[Stored dataset items]
- Opening Delimiter -
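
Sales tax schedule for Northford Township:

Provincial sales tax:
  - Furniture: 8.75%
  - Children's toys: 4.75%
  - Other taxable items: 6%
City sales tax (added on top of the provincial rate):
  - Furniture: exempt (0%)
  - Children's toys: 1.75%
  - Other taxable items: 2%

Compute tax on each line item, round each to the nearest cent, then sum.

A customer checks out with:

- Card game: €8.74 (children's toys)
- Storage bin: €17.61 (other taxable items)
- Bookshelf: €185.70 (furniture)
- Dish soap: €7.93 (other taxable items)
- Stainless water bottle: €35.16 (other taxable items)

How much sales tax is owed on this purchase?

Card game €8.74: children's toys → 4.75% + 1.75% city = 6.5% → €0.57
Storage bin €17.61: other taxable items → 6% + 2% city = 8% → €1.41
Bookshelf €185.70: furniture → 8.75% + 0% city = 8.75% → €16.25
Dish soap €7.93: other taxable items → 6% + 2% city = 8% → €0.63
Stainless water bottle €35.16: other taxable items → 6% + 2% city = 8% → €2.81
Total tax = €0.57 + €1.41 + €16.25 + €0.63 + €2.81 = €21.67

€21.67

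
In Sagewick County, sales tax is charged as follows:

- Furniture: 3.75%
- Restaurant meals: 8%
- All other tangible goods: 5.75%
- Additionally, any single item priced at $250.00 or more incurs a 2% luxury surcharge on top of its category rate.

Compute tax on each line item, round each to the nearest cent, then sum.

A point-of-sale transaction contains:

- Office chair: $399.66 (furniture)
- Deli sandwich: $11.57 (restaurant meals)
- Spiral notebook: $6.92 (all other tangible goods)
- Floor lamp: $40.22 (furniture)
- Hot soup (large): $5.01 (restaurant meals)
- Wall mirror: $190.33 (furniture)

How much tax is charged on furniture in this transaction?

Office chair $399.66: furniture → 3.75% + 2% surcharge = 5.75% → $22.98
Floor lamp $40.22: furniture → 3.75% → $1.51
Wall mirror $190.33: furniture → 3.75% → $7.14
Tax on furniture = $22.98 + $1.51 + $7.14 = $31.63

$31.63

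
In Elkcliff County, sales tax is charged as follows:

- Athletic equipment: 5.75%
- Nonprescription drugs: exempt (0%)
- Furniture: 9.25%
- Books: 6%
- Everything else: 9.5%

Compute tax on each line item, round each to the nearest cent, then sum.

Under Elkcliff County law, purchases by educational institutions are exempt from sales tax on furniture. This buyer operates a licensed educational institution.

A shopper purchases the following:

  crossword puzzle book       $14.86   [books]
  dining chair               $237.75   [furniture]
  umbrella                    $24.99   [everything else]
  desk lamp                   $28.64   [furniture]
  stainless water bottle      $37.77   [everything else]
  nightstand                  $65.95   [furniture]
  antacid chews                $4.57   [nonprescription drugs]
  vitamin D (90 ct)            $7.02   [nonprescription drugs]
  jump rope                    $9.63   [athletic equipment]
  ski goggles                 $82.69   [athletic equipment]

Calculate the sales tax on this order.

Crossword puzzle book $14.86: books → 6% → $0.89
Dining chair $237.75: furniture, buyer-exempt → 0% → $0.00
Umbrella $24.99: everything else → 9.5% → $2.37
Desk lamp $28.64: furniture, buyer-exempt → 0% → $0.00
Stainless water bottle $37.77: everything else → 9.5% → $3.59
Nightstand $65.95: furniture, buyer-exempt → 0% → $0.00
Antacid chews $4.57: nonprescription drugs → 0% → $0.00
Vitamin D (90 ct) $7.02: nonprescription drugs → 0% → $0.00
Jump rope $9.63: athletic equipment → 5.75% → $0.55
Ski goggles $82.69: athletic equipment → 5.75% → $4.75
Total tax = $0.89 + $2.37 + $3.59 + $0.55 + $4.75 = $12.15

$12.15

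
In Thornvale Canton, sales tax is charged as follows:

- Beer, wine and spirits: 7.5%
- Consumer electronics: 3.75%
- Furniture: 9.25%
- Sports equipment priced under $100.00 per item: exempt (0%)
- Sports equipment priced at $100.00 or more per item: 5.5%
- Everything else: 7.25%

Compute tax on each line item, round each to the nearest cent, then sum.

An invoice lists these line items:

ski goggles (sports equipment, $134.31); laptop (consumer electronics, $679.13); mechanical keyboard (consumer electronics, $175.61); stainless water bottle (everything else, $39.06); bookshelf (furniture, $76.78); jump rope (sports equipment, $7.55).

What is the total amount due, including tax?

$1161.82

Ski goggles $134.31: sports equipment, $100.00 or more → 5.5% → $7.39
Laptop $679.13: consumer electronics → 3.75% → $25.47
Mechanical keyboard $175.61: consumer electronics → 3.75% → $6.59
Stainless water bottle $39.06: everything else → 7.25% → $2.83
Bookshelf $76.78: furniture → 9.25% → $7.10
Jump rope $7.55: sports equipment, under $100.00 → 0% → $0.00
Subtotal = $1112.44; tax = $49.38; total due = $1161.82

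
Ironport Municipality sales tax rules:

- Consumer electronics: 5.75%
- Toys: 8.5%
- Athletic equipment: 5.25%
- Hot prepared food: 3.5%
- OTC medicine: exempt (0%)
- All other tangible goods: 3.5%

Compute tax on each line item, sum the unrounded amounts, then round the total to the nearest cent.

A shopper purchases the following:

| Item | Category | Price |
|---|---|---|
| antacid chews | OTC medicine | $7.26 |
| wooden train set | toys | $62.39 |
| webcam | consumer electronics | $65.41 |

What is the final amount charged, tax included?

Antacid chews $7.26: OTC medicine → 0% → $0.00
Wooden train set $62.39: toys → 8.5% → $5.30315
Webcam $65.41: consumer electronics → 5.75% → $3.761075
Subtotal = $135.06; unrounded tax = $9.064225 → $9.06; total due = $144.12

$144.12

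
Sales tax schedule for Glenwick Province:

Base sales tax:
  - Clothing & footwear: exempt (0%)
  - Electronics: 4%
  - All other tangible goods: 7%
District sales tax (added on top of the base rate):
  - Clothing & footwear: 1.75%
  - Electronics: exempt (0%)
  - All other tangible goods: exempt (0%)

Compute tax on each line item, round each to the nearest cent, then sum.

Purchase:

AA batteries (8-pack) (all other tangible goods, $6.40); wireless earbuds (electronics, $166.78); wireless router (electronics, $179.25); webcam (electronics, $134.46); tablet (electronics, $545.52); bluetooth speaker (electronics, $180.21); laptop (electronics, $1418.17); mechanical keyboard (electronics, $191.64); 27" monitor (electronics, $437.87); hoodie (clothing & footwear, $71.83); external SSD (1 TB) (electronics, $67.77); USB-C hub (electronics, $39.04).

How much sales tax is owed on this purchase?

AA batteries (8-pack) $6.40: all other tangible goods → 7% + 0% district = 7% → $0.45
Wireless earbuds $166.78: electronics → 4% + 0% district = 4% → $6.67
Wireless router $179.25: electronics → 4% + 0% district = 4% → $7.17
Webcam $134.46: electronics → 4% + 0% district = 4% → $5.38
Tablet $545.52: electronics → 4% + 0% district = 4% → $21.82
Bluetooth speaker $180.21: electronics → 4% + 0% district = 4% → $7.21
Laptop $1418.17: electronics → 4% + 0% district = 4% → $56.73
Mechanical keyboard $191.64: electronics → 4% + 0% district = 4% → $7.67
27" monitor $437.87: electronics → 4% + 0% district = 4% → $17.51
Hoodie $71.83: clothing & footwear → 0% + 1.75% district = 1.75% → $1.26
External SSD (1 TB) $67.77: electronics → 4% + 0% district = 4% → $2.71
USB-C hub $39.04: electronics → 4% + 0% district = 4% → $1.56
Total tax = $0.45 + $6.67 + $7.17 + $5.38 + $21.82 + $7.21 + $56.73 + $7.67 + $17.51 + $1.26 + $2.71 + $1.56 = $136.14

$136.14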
- Closing Delimiter -
▶ **Problem to work on**: Copy every entry exactly as it is given.

▶ **Written response**:
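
Sales tax schedule for Northford Township:

Provincial sales tax:
  - Furniture: 8.75%
  - Children's toys: 4.75%
  - Other taxable items: 6%
City sales tax (added on top of the provincial rate):
  - Furniture: exempt (0%)
  - Children's toys: 1.75%
  - Other taxable items: 2%

Compute tax on each line item, round each to the nearest cent, then sum.

A customer checks out with:

- Card game: €8.74 (children's toys)
- Storage bin: €17.61 (other taxable items)
- Bookshelf: €185.70 (furniture)
- Dish soap: €7.93 (other taxable items)
- Stainless water bottle: €35.16 (other taxable items)

How much sales tax is owed on this purchase?

Card game €8.74: children's toys → 4.75% + 1.75% city = 6.5% → €0.57
Storage bin €17.61: other taxable items → 6% + 2% city = 8% → €1.41
Bookshelf €185.70: furniture → 8.75% + 0% city = 8.75% → €16.25
Dish soap €7.93: other taxable items → 6% + 2% city = 8% → €0.63
Stainless water bottle €35.16: other taxable items → 6% + 2% city = 8% → €2.81
Total tax = €0.57 + €1.41 + €16.25 + €0.63 + €2.81 = €21.67

€21.67

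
In Sagewick County, sales tax is charged as follows:

- Furniture: 3.75%
- Restaurant meals: 8%
- All other tangible goods: 5.75%
- Additionally, any single item priced at $250.00 or more incurs a 2% luxury surcharge on top of its category rate.

Compute tax on each line item, round each to the nearest cent, then sum.

A point-of-sale transaction contains:

- Office chair: $399.66 (furniture)
- Deli sandwich: $11.57 (restaurant meals)
- Spiral notebook: $6.92 (all other tangible goods)
- Floor lamp: $40.22 (furniture)
- Hot soup (large): $5.01 (restaurant meals)
- Wall mirror: $190.33 (furniture)

How much tax is charged on furniture in this transaction?

Office chair $399.66: furniture → 3.75% + 2% surcharge = 5.75% → $22.98
Floor lamp $40.22: furniture → 3.75% → $1.51
Wall mirror $190.33: furniture → 3.75% → $7.14
Tax on furniture = $22.98 + $1.51 + $7.14 = $31.63

$31.63

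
In Elkcliff County, sales tax is charged as follows:

- Athletic equipment: 5.75%
- Nonprescription drugs: exempt (0%)
- Furniture: 9.25%
- Books: 6%
- Everything else: 9.5%

Compute tax on each line item, round each to the nearest cent, then sum.

Under Elkcliff County law, purchases by educational institutions are exempt from sales tax on furniture. This buyer operates a licensed educational institution.

A shopper purchases the following:

  crossword puzzle book       $14.86   [books]
  dining chair               $237.75   [furniture]
  umbrella                    $24.99   [everything else]
  desk lamp                   $28.64   [furniture]
  stainless water bottle      $37.77   [everything else]
  nightstand                  $65.95   [furniture]
  antacid chews                $4.57   [nonprescription drugs]
  vitamin D (90 ct)            $7.02   [nonprescription drugs]
  jump rope                    $9.63   [athletic equipment]
  ski goggles                 $82.69   [athletic equipment]

Calculate the sales tax on this order.

Crossword puzzle book $14.86: books → 6% → $0.89
Dining chair $237.75: furniture, buyer-exempt → 0% → $0.00
Umbrella $24.99: everything else → 9.5% → $2.37
Desk lamp $28.64: furniture, buyer-exempt → 0% → $0.00
Stainless water bottle $37.77: everything else → 9.5% → $3.59
Nightstand $65.95: furniture, buyer-exempt → 0% → $0.00
Antacid chews $4.57: nonprescription drugs → 0% → $0.00
Vitamin D (90 ct) $7.02: nonprescription drugs → 0% → $0.00
Jump rope $9.63: athletic equipment → 5.75% → $0.55
Ski goggles $82.69: athletic equipment → 5.75% → $4.75
Total tax = $0.89 + $2.37 + $3.59 + $0.55 + $4.75 = $12.15

$12.15

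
In Thornvale Canton, sales tax is charged as follows:

- Beer, wine and spirits: 7.5%
- Consumer electronics: 3.75%
- Furniture: 9.25%
- Sports equipment priced under $100.00 per item: exempt (0%)
- Sports equipment priced at $100.00 or more per item: 5.5%
- Everything else: 7.25%

Compute tax on each line item, round each to the nearest cent, then sum.

An invoice lists these line items:

ski goggles (sports equipment, $134.31); laptop (consumer electronics, $679.13); mechanical keyboard (consumer electronics, $175.61); stainless water bottle (everything else, $39.06); bookshelf (furniture, $76.78); jump rope (sports equipment, $7.55).

What is the total amount due, including tax?

$1161.82

Ski goggles $134.31: sports equipment, $100.00 or more → 5.5% → $7.39
Laptop $679.13: consumer electronics → 3.75% → $25.47
Mechanical keyboard $175.61: consumer electronics → 3.75% → $6.59
Stainless water bottle $39.06: everything else → 7.25% → $2.83
Bookshelf $76.78: furniture → 9.25% → $7.10
Jump rope $7.55: sports equipment, under $100.00 → 0% → $0.00
Subtotal = $1112.44; tax = $49.38; total due = $1161.82

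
Ironport Municipality sales tax rules:

- Consumer electronics: 5.75%
- Toys: 8.5%
- Athletic equipment: 5.25%
- Hot prepared food: 3.5%
- OTC medicine: exempt (0%)
- All other tangible goods: 3.5%

Compute tax on each line item, sum the unrounded amounts, then round the total to the nearest cent.

A shopper purchases the following:

| Item | Category | Price |
|---|---|---|
| antacid chews | OTC medicine | $7.26 |
| wooden train set | toys | $62.39 |
| webcam | consumer electronics | $65.41 |

What is the final amount charged, tax included?

Antacid chews $7.26: OTC medicine → 0% → $0.00
Wooden train set $62.39: toys → 8.5% → $5.30315
Webcam $65.41: consumer electronics → 5.75% → $3.761075
Subtotal = $135.06; unrounded tax = $9.064225 → $9.06; total due = $144.12

$144.12

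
Sales tax schedule for Glenwick Province:

Base sales tax:
  - Clothing & footwear: exempt (0%)
  - Electronics: 4%
  - All other tangible goods: 7%
District sales tax (added on top of the base rate):
  - Clothing & footwear: 1.75%
  - Electronics: exempt (0%)
  - All other tangible goods: exempt (0%)

Compute tax on each line item, round each to the nearest cent, then sum.

Purchase:

AA batteries (8-pack) (all other tangible goods, $6.40); wireless earbuds (electronics, $166.78); wireless router (electronics, $179.25); webcam (electronics, $134.46); tablet (electronics, $545.52); bluetooth speaker (electronics, $180.21); laptop (electronics, $1418.17); mechanical keyboard (electronics, $191.64); 27" monitor (electronics, $437.87); hoodie (clothing & footwear, $71.83); external SSD (1 TB) (electronics, $67.77); USB-C hub (electronics, $39.04).

How much sales tax is owed on this purchase?

AA batteries (8-pack) $6.40: all other tangible goods → 7% + 0% district = 7% → $0.45
Wireless earbuds $166.78: electronics → 4% + 0% district = 4% → $6.67
Wireless router $179.25: electronics → 4% + 0% district = 4% → $7.17
Webcam $134.46: electronics → 4% + 0% district = 4% → $5.38
Tablet $545.52: electronics → 4% + 0% district = 4% → $21.82
Bluetooth speaker $180.21: electronics → 4% + 0% district = 4% → $7.21
Laptop $1418.17: electronics → 4% + 0% district = 4% → $56.73
Mechanical keyboard $191.64: electronics → 4% + 0% district = 4% → $7.67
27" monitor $437.87: electronics → 4% + 0% district = 4% → $17.51
Hoodie $71.83: clothing & footwear → 0% + 1.75% district = 1.75% → $1.26
External SSD (1 TB) $67.77: electronics → 4% + 0% district = 4% → $2.71
USB-C hub $39.04: electronics → 4% + 0% district = 4% → $1.56
Total tax = $0.45 + $6.67 + $7.17 + $5.38 + $21.82 + $7.21 + $56.73 + $7.67 + $17.51 + $1.26 + $2.71 + $1.56 = $136.14

$136.14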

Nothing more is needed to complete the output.